» Task prompt: Return every line from the one with "Let n = 46." through the one with "Answer: -3828", inclusive, exactly as it appears below.

» Given data:

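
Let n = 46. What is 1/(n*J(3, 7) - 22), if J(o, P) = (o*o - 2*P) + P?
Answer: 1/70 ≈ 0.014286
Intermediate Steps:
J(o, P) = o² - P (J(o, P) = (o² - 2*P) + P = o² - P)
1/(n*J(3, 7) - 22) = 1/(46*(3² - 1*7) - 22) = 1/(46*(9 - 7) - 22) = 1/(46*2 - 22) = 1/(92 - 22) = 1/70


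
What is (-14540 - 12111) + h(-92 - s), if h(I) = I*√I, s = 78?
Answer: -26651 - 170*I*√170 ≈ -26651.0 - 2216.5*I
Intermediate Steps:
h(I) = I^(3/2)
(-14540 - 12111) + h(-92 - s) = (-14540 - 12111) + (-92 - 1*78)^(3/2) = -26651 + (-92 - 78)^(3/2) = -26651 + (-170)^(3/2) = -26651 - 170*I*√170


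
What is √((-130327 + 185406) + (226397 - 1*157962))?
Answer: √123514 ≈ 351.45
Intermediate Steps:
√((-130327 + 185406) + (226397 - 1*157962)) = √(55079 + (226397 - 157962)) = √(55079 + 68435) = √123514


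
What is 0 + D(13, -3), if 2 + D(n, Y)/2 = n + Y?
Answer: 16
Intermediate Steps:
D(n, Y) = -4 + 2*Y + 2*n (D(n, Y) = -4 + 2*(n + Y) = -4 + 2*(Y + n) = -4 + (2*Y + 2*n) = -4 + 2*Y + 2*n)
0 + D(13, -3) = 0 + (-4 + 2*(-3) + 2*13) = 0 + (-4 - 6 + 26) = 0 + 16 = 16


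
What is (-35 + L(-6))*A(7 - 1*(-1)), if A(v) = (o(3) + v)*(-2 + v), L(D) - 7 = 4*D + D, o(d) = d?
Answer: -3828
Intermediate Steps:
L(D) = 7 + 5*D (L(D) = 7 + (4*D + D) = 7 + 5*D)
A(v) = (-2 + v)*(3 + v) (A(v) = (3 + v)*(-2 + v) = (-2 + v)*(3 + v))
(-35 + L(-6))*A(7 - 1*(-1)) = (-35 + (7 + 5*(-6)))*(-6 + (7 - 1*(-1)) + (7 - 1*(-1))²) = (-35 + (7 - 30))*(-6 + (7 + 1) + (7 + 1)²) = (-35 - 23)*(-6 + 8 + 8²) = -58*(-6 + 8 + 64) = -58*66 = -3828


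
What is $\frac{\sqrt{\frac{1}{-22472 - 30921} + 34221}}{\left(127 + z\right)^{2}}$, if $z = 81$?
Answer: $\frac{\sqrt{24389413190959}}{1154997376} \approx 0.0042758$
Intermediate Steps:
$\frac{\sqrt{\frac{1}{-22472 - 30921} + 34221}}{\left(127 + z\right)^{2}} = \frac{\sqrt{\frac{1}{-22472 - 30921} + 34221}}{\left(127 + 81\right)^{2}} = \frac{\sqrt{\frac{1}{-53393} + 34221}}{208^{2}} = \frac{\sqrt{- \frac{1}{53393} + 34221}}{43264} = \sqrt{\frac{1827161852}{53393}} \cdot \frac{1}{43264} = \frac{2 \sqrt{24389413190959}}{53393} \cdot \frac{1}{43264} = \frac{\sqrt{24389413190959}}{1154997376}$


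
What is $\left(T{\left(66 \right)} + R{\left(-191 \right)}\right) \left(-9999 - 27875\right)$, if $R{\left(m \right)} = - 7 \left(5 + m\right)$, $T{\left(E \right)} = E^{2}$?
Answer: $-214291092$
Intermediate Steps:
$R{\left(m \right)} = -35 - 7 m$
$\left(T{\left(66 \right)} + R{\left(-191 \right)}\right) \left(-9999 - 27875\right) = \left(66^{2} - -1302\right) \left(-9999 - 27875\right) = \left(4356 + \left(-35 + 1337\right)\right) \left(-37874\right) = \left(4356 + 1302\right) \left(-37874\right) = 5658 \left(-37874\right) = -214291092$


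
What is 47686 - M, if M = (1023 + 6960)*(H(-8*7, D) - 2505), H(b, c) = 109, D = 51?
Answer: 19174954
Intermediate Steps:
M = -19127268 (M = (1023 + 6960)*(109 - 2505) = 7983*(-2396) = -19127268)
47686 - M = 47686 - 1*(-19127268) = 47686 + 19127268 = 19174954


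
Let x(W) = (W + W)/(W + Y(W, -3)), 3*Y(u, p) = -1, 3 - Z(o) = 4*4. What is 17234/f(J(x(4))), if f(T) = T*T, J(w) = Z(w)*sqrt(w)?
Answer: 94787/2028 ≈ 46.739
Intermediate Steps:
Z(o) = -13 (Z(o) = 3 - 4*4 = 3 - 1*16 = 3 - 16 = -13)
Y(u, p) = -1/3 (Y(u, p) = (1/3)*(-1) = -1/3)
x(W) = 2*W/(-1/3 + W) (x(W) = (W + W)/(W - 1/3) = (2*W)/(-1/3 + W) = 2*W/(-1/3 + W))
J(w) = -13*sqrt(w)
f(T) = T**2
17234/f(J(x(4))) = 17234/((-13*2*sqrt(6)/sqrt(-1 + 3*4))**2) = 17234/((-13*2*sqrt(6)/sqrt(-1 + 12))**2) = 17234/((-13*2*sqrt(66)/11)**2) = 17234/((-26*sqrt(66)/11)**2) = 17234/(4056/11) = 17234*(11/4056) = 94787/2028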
==
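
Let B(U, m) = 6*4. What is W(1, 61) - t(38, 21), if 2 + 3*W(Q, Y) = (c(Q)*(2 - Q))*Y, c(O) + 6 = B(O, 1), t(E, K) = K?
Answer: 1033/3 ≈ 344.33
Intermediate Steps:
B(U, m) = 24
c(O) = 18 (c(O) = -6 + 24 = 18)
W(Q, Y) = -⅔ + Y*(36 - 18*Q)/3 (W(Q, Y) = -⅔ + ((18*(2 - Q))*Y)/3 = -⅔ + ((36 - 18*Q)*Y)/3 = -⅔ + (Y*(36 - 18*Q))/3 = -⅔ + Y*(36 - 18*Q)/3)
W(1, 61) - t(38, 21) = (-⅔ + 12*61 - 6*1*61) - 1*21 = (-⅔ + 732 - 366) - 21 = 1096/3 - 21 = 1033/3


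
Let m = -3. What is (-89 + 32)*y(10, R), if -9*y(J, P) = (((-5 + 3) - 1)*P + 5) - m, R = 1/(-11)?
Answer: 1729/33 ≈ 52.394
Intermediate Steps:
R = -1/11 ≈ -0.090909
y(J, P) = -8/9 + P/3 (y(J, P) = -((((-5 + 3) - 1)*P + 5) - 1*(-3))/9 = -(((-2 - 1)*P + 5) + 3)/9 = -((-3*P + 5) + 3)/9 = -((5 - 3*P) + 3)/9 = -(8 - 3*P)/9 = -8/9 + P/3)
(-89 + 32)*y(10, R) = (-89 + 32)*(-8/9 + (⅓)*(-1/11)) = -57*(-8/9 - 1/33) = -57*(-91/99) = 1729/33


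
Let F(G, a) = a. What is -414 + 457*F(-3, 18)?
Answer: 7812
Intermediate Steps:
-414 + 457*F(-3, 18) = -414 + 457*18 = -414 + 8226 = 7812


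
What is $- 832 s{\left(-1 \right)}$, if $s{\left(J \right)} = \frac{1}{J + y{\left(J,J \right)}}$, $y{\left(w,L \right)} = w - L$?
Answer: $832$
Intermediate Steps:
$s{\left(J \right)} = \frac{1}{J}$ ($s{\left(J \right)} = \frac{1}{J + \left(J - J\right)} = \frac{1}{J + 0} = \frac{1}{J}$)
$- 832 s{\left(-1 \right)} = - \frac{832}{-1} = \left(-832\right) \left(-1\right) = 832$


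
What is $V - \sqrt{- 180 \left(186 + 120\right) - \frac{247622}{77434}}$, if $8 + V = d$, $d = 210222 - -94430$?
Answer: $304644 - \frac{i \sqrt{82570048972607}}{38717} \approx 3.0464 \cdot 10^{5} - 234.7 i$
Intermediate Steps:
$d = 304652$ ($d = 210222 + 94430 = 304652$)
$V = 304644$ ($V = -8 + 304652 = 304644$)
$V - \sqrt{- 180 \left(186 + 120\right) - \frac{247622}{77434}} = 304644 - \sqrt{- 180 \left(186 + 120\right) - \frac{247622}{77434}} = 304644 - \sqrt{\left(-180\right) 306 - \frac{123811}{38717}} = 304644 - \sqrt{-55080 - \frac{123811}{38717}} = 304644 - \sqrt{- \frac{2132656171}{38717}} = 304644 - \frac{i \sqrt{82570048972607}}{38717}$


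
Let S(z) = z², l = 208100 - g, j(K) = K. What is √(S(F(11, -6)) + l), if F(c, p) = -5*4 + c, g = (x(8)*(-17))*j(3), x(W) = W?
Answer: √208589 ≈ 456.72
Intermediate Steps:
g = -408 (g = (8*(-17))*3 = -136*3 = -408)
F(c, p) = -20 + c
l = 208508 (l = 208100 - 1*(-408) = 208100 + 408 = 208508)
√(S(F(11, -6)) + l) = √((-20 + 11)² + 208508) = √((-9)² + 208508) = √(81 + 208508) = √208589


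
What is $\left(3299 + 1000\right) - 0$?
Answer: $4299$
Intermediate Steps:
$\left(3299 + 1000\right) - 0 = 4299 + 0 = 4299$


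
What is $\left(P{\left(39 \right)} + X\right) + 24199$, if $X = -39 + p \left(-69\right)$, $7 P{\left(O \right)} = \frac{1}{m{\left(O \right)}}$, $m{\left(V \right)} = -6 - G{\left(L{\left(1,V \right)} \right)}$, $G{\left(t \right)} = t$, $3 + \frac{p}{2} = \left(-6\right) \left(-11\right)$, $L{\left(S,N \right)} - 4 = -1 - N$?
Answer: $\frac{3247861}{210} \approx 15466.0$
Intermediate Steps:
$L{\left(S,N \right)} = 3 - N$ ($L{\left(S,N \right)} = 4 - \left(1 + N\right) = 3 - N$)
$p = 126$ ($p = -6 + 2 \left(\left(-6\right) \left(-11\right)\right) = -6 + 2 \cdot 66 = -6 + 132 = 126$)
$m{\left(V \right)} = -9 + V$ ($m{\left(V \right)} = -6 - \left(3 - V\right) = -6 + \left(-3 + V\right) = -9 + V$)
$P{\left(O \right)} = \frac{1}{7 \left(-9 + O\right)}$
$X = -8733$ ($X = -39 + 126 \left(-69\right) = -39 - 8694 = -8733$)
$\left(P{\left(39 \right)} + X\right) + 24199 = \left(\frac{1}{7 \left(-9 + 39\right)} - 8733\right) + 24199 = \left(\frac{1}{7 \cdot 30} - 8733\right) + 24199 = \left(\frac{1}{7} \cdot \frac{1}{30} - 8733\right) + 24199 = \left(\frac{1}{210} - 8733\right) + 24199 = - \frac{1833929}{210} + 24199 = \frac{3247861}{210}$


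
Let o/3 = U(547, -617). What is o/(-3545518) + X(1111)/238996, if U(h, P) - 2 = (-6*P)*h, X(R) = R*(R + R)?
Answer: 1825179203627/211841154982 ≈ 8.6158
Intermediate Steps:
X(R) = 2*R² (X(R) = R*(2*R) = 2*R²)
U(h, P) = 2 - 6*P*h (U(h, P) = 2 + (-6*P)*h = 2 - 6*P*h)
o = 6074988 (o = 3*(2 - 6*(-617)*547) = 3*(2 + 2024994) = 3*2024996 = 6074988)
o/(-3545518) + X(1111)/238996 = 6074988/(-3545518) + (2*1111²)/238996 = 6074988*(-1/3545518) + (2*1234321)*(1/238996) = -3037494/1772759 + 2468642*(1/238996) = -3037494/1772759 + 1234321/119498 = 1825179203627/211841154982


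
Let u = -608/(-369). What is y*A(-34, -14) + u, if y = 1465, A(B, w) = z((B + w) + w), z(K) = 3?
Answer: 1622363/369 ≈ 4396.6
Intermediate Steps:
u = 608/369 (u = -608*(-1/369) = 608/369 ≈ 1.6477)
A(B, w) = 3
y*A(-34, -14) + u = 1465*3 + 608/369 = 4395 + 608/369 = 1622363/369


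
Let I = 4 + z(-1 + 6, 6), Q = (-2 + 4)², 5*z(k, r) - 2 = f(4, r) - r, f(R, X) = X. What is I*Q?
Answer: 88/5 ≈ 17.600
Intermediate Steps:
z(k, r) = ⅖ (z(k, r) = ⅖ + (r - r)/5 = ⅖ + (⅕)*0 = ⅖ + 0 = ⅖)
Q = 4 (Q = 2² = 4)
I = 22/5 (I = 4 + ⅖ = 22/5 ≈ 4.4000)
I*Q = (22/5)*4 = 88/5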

» Answer box:
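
Let n = 46. What is 1/(n*J(3, 7) - 22), if J(o, P) = (o*o - 2*P) + P?
Answer: 1/70 ≈ 0.014286
Intermediate Steps:
J(o, P) = o² - P (J(o, P) = (o² - 2*P) + P = o² - P)
1/(n*J(3, 7) - 22) = 1/(46*(3² - 1*7) - 22) = 1/(46*(9 - 7) - 22) = 1/(46*2 - 22) = 1/(92 - 22) = 1/70


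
What is (-14540 - 12111) + h(-92 - s), if h(I) = I*√I, s = 78?
Answer: -26651 - 170*I*√170 ≈ -26651.0 - 2216.5*I
Intermediate Steps:
h(I) = I^(3/2)
(-14540 - 12111) + h(-92 - s) = (-14540 - 12111) + (-92 - 1*78)^(3/2) = -26651 + (-92 - 78)^(3/2) = -26651 + (-170)^(3/2) = -26651 - 170*I*√170


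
What is √((-130327 + 185406) + (226397 - 1*157962))?
Answer: √123514 ≈ 351.45
Intermediate Steps:
√((-130327 + 185406) + (226397 - 1*157962)) = √(55079 + (226397 - 157962)) = √(55079 + 68435) = √123514


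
What is 0 + D(13, -3), if 2 + D(n, Y)/2 = n + Y?
Answer: 16
Intermediate Steps:
D(n, Y) = -4 + 2*Y + 2*n (D(n, Y) = -4 + 2*(n + Y) = -4 + 2*(Y + n) = -4 + (2*Y + 2*n) = -4 + 2*Y + 2*n)
0 + D(13, -3) = 0 + (-4 + 2*(-3) + 2*13) = 0 + (-4 - 6 + 26) = 0 + 16 = 16


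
What is (-35 + L(-6))*A(7 - 1*(-1)), if A(v) = (o(3) + v)*(-2 + v), L(D) - 7 = 4*D + D, o(d) = d?
Answer: -3828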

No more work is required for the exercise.